- _Data for this task_
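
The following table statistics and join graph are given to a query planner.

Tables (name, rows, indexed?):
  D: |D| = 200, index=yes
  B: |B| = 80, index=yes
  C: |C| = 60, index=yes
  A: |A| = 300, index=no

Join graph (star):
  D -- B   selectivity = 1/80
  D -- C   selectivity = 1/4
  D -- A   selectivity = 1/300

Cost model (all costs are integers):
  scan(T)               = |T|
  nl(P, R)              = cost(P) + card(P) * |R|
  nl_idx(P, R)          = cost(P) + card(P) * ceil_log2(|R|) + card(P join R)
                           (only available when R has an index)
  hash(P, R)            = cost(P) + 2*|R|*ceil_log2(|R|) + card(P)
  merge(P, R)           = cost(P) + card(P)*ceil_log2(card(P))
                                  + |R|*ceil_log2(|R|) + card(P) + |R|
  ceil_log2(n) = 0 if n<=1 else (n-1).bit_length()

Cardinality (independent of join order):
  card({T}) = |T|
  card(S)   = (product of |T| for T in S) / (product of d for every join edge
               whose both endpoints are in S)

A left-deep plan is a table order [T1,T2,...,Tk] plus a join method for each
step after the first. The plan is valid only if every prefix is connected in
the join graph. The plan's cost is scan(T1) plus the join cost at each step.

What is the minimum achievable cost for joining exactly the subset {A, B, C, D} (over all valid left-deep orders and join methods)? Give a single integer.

5140

Selinger DP over subsets of {A,B,C,D}:
  {D}: scan cost=200, card=200
  {B}: scan cost=80, card=80
  {C}: scan cost=60, card=60
  {A}: scan cost=300, card=300
  {BD}: card=200; try (D,nl_idx)→920, (B,hash)→1520, (B,nl_idx)→1800, (D,merge)→2520, (B,merge)→2640, (D,hash)→3360 …(+2); best=920 via (D,nl_idx)
  {CD}: card=3000; try (C,hash)→1120, (D,merge)→2280, (C,merge)→2420, (D,hash)→3320, (D,nl_idx)→3540, (C,nl_idx)→4400 …(+2); best=1120 via (C,hash)
  {AD}: card=200; try (D,nl_idx)→2900, (D,hash)→3800, (A,merge)→5000, (D,merge)→5100, (A,hash)→5800, (A,nl)→60200 …(+1); best=2900 via (D,nl_idx)
  {BCD}: card=3000; try (C,hash)→1840, (C,merge)→3140, (C,nl_idx)→5120, (B,hash)→5240, (C,nl)→12920, (B,nl_idx)→25120 …(+2); best=1840 via (C,hash)
  {ABD}: card=200; try (B,hash)→4220, (B,nl_idx)→4500, (B,merge)→5340, (A,merge)→5720, (A,hash)→6520, (B,nl)→18900 …(+1); best=4220 via (B,hash)
  {ACD}: card=3000; try (C,hash)→3820, (C,merge)→5120, (C,nl_idx)→7100, (A,hash)→9520, (C,nl)→14900, (A,merge)→43120 …(+1); best=3820 via (C,hash)
  {ABCD}: card=3000; try (C,hash)→5140, (C,merge)→6440, (B,hash)→7940, (C,nl_idx)→8420, (A,hash)→10240, (C,nl)→16220 …(+5); best=5140 via (C,hash)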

- _Exercise aim_
Nothing should appear in the answer except the lines above from the line with "B: |B| = 80, index=yes" through the line with "the join graph.", both included, written out exactly.

- _Answer for this exercise_
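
  B: |B| = 80, index=yes
  C: |C| = 60, index=yes
  A: |A| = 300, index=no

Join graph (star):
  D -- B   selectivity = 1/80
  D -- C   selectivity = 1/4
  D -- A   selectivity = 1/300

Cost model (all costs are integers):
  scan(T)               = |T|
  nl(P, R)              = cost(P) + card(P) * |R|
  nl_idx(P, R)          = cost(P) + card(P) * ceil_log2(|R|) + card(P join R)
                           (only available when R has an index)
  hash(P, R)            = cost(P) + 2*|R|*ceil_log2(|R|) + card(P)
  merge(P, R)           = cost(P) + card(P)*ceil_log2(card(P))
                                  + |R|*ceil_log2(|R|) + card(P) + |R|
  ceil_log2(n) = 0 if n<=1 else (n-1).bit_length()

Cardinality (independent of join order):
  card({T}) = |T|
  card(S)   = (product of |T| for T in S) / (product of d for every join edge
               whose both endpoints are in S)

A left-deep plan is a table order [T1,T2,...,Tk] plus a join method for each
step after the first. The plan is valid only if every prefix is connected in
the join graph. The plan's cost is scan(T1) plus the join cost at each step.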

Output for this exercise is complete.